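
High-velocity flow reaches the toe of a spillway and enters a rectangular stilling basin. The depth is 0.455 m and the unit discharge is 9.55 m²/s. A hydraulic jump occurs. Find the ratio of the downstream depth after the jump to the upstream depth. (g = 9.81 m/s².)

V₁ = q/y₁ = 9.55/0.455 = 21.0 m/s. Fr₁ = V₁/√(g·y₁) = 21.0/√(9.81×0.455) = 9.93.
Bélanger equation: y₂/y₁ = ½[√(1 + 8Fr₁²) − 1] = ½[√790.6 − 1] = 13.6.

y₂/y₁ = 13.6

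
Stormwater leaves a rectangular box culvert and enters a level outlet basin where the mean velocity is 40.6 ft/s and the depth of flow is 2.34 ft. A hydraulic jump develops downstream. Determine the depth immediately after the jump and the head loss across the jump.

y₂ = 14.4 ft; ΔE = 12.9 ft

Fr₁ = V₁/√(g·y₁) = 40.6/√(32.2×2.34) = 4.68.
Sequent-depth ratio: y₂/y₁ = ½[√(1 + 8Fr₁²) − 1] = ½[√176.0 − 1] = 6.13.
y₂ = 6.13 × 2.34 = 14.4 ft.
q = V₁·y₁ = 40.6 × 2.34 = 95.0 ft²/s. V₂ = q/y₂ = 95.0/14.4 = 6.62 ft/s. E₁ = y₁ + V₁²/2g = 27.9 ft; E₂ = y₂ + V₂²/2g = 15.0 ft. ΔE = E₁ − E₂ = 12.9 ft.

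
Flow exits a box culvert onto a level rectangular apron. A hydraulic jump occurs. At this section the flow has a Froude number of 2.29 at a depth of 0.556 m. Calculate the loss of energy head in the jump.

Fr₁ = 2.29 (given).
From the momentum equation for a rectangular channel, y₂/y₁ = ½[√(1 + 8Fr₁²) − 1] = ½[√42.95 − 1] = 2.78.
y₂ = 2.78 × 0.556 = 1.54 m.
Head loss: ΔE = (y₂ − y₁)³/(4y₁y₂) = (1.54 − 0.556)³/(4×0.556×1.54) = 0.964/3.43 = 0.281 m.

ΔE = 0.281 m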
● ● ●
*What you have to do*
Write the material above out once more, exactly as it stands.

*Exercise solution*
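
High-velocity flow reaches the toe of a spillway and enters a rectangular stilling basin. The depth is 0.455 m and the unit discharge is 9.55 m²/s. A hydraulic jump occurs. Find the ratio of the downstream depth after the jump to the upstream depth. (g = 9.81 m/s².)

V₁ = q/y₁ = 9.55/0.455 = 21.0 m/s. Fr₁ = V₁/√(g·y₁) = 21.0/√(9.81×0.455) = 9.93.
Bélanger equation: y₂/y₁ = ½[√(1 + 8Fr₁²) − 1] = ½[√790.6 − 1] = 13.6.

y₂/y₁ = 13.6

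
Stormwater leaves a rectangular box culvert and enters a level outlet basin where the mean velocity is 40.6 ft/s and the depth of flow is 2.34 ft. A hydraulic jump develops downstream. Determine the depth immediately after the jump and the head loss across the jump.

y₂ = 14.4 ft; ΔE = 12.9 ft

Fr₁ = V₁/√(g·y₁) = 40.6/√(32.2×2.34) = 4.68.
Sequent-depth ratio: y₂/y₁ = ½[√(1 + 8Fr₁²) − 1] = ½[√176.0 − 1] = 6.13.
y₂ = 6.13 × 2.34 = 14.4 ft.
q = V₁·y₁ = 40.6 × 2.34 = 95.0 ft²/s. V₂ = q/y₂ = 95.0/14.4 = 6.62 ft/s. E₁ = y₁ + V₁²/2g = 27.9 ft; E₂ = y₂ + V₂²/2g = 15.0 ft. ΔE = E₁ − E₂ = 12.9 ft.

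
Flow exits a box culvert onto a level rectangular apron. A hydraulic jump occurs. At this section the flow has a Froude number of 2.29 at a depth of 0.556 m. Calculate the loss of energy head in the jump.

Fr₁ = 2.29 (given).
From the momentum equation for a rectangular channel, y₂/y₁ = ½[√(1 + 8Fr₁²) − 1] = ½[√42.95 − 1] = 2.78.
y₂ = 2.78 × 0.556 = 1.54 m.
Head loss: ΔE = (y₂ − y₁)³/(4y₁y₂) = (1.54 − 0.556)³/(4×0.556×1.54) = 0.964/3.43 = 0.281 m.

ΔE = 0.281 m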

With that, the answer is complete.